Work to complete: Only one stretch of the listing below is wanted: every line from the first to the line containing "A matching grant", set down exactly.

Segment Start: Records for this task

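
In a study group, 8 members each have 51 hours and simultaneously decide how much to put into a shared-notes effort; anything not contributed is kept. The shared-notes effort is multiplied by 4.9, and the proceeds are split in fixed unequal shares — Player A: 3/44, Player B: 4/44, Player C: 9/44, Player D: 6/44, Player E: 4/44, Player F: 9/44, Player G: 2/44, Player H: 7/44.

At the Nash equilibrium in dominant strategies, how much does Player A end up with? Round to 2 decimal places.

85.08 hours

A player with share s gets back 4.9·s per unit contributed, so full contribution is dominant for anyone with s > 1/4.9 = 0.2041 and zero contribution is dominant for anyone below.
The shares above 0.2041 belong to Player C and Player F, contributing 51 each; the remaining 6 contribute 0. Total contributed: 102.
Player A keeps 51 and receives 4.9 × 102 × 3/44 = 34.08 from the shared-notes effort, for a payoff of 85.08.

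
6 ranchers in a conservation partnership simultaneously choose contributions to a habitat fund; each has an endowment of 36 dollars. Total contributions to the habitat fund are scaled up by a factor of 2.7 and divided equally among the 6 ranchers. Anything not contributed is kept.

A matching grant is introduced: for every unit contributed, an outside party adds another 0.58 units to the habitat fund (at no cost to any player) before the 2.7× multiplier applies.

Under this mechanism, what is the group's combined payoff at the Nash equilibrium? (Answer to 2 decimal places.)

216.00 dollars

With the mechanism, a contributed unit returns 2.7 × 1.58 / 6 = 0.7110 per unit of net cost — still below 1 — so contributing 0 remains dominant for every player.
Everyone keeps their endowment and the group total is 6 × 36 = 216.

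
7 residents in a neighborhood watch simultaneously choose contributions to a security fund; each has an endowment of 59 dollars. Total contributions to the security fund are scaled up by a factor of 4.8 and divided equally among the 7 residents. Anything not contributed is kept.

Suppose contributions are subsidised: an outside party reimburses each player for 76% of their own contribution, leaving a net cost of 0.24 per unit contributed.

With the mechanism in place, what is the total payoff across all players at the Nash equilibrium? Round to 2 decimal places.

2296.28 dollars

The effective private return per unit is now (4.8/7) / 0.24 = 2.8571 > 1, so every player's dominant strategy flips to full contribution.
At the Nash equilibrium everyone contributes 59. Group total payoff = 7 × (59 × 0.76 + 4.8 × 59) = 2296.28.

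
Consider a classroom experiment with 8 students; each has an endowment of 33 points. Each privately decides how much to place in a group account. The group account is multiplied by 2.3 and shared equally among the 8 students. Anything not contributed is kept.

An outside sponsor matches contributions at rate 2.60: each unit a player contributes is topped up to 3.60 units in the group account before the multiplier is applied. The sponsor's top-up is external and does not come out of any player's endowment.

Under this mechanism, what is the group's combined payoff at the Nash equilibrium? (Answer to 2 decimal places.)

The effective private return per unit is now 2.3 × 3.60 / 8 = 1.0350 > 1, so every player's dominant strategy flips to full contribution.
So the Nash equilibrium is full contribution by all 8; the group earns 2.3 × 3.60 × 264 = 2185.92.

2185.92 points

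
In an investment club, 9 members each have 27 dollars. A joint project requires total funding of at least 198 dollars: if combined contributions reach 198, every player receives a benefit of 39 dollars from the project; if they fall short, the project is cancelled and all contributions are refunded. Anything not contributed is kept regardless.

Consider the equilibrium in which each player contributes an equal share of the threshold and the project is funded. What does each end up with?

44 dollars

Equal share of the threshold: 198/9 = 22.
At this profile no one gains by cutting their contribution: any cut drops the total below 198, the project is cancelled, contributions are refunded, and the deviator ends with 27, which is less than 27 − 22 + 39 = 44. Contributing more than 22 just wastes the excess. So contributing exactly 22 is a best response.
Each player's payoff: 27 − 22 + 39 = 44.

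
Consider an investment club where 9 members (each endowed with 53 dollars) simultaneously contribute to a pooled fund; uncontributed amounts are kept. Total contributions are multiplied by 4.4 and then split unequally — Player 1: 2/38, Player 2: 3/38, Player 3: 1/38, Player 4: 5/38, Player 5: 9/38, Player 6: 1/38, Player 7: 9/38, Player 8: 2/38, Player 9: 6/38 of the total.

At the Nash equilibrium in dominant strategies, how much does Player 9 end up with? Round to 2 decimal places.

Player j's private return per contributed unit is 4.4 × (j's share). Contributing is weakly dominant for j when that share is at least 1/4.4 = 0.2273, and contributing 0 is dominant otherwise.
The shares above 0.2273 belong to Player 5 and Player 7, contributing 53 each; the remaining 7 contribute 0. Total contributed: 106.
Player 9 keeps 53 and receives 4.4 × 106 × 6/38 = 73.64 from the pooled fund, for a payoff of 126.64.

126.64 dollars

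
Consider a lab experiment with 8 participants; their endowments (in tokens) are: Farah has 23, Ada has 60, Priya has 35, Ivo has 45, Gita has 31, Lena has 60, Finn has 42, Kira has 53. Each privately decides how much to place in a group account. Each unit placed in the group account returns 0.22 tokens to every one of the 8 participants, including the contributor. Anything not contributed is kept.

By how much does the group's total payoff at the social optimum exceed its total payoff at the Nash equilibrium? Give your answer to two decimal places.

265.24 tokens

The private return per contributed unit is 0.22 < 1 for everyone, so the Nash equilibrium is zero contribution and the group total is Σ E_j = 23 + 60 + 35 + 45 + 31 + 60 + 42 + 53 = 349.
Each contributed unit returns 1.760 to the group, so the social optimum is full contribution by everyone: group total = 1.760 × 349 = 614.24.
Efficiency loss = (1.760 − 1) × 349 = 265.24.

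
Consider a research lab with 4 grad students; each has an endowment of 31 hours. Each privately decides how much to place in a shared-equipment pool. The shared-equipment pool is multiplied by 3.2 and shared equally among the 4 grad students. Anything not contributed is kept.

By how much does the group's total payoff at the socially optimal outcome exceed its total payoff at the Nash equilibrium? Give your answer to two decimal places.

Each contributed unit returns 3.2/4 = 0.8000 to its contributor — below 1 — so contributing 0 is dominant for every player. At the Nash equilibrium everyone keeps their 31, and the group total is 4 × 31 = 124.
Each contributed unit returns 3.200 to the group as a whole (0.8000 to each of 4 players), which exceeds 1, so the social optimum is full contribution: group total = 3.200 × 124 = 396.80.
Efficiency loss = 396.80 − 124 = 272.80.

272.80 hours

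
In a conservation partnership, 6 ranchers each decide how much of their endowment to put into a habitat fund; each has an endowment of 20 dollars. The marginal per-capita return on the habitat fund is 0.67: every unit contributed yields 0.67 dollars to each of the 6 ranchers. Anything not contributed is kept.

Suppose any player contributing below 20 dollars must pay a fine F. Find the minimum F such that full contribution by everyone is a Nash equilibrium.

Given the others contribute fully, the best deviation is to contribute 0 (any partial contribution still incurs the fine and gives up units whose private return 0.67 is below 1).
Deviating from 20 to 0 saves 20 dollars but forfeits the deviator's share of the drop in the habitat fund: 0.67 × 20 = 13.40.
So the deviation gain is 20 − 13.40 = 6.60, and the fine must be at least 6.60 dollars to wipe it out.

6.60 dollars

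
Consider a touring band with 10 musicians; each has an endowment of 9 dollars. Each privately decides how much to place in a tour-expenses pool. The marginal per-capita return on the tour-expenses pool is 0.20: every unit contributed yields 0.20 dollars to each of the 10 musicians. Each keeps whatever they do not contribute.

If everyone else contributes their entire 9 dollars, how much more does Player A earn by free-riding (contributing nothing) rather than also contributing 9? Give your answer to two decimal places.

7.20 dollars

Switching from a contribution of 9 to 0 lets Player A keep an extra 9 dollars, but lowers the tour-expenses pool by 9, which costs Player A their own share of that drop: 0.20 × 9 = 1.80.
Net gain = 9 − 1.80 = 7.20. The private return per contributed unit (0.20) is below 1, so free-riding is indeed the best response regardless of what the others do.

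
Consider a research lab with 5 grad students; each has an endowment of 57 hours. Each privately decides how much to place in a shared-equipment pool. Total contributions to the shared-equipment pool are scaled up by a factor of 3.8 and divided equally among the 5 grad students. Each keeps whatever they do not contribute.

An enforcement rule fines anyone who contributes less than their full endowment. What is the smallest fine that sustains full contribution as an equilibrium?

13.68 hours

Given the others contribute fully, the best deviation is to contribute 0 (any partial contribution still incurs the fine and gives up units whose private return 0.7600 is below 1).
Deviating from 57 to 0 saves 57 hours but forfeits the deviator's share of the drop in the shared-equipment pool: 3.8/5 × 57 = 43.32.
So the deviation gain is 57 − 43.32 = 13.68, and the fine must be at least 13.68 hours to wipe it out.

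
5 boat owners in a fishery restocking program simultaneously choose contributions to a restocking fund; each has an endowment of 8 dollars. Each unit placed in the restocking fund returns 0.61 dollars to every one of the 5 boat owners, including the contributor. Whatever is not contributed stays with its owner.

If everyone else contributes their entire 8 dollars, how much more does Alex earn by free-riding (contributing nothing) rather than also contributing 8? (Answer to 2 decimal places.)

Switching from a contribution of 8 to 0 lets Alex keep an extra 8 dollars, but lowers the restocking fund by 8, which costs Alex their own share of that drop: 0.61 × 8 = 4.88.
Net gain = 8 − 4.88 = 3.12. The private return per contributed unit (0.61) is below 1, so free-riding is indeed the best response regardless of what the others do.

3.12 dollars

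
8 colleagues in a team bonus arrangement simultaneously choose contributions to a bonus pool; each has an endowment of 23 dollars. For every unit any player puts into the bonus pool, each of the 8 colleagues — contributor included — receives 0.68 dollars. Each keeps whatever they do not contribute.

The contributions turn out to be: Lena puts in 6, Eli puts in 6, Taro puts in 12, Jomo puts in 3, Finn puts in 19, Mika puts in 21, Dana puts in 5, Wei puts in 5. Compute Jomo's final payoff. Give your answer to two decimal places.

Total contributed: 6 + 6 + 12 + 3 + 19 + 21 + 5 + 5 = 77.
Each receives 0.68 × 77 = 52.36 from the bonus pool.
Jomo keeps 23 − 3 = 20, so Jomo's payoff is 20 + 52.36 = 72.36.

72.36 dollars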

Segment End: Records for this task

Result for this task:
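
In a study group, 8 members each have 51 hours and simultaneously decide how much to put into a shared-notes effort; anything not contributed is kept. The shared-notes effort is multiplied by 4.9, and the proceeds are split in fixed unequal shares — Player A: 3/44, Player B: 4/44, Player C: 9/44, Player D: 6/44, Player E: 4/44, Player F: 9/44, Player G: 2/44, Player H: 7/44.

At the Nash equilibrium in dominant strategies, how much does Player A end up with? Round to 2 decimal places.

85.08 hours

A player with share s gets back 4.9·s per unit contributed, so full contribution is dominant for anyone with s > 1/4.9 = 0.2041 and zero contribution is dominant for anyone below.
The shares above 0.2041 belong to Player C and Player F, contributing 51 each; the remaining 6 contribute 0. Total contributed: 102.
Player A keeps 51 and receives 4.9 × 102 × 3/44 = 34.08 from the shared-notes effort, for a payoff of 85.08.

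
6 ranchers in a conservation partnership simultaneously choose contributions to a habitat fund; each has an endowment of 36 dollars. Total contributions to the habitat fund are scaled up by a factor of 2.7 and divided equally among the 6 ranchers. Anything not contributed is kept.

A matching grant is introduced: for every unit contributed, an outside party adds another 0.58 units to the habitat fund (at no cost to any player) before the 2.7× multiplier applies.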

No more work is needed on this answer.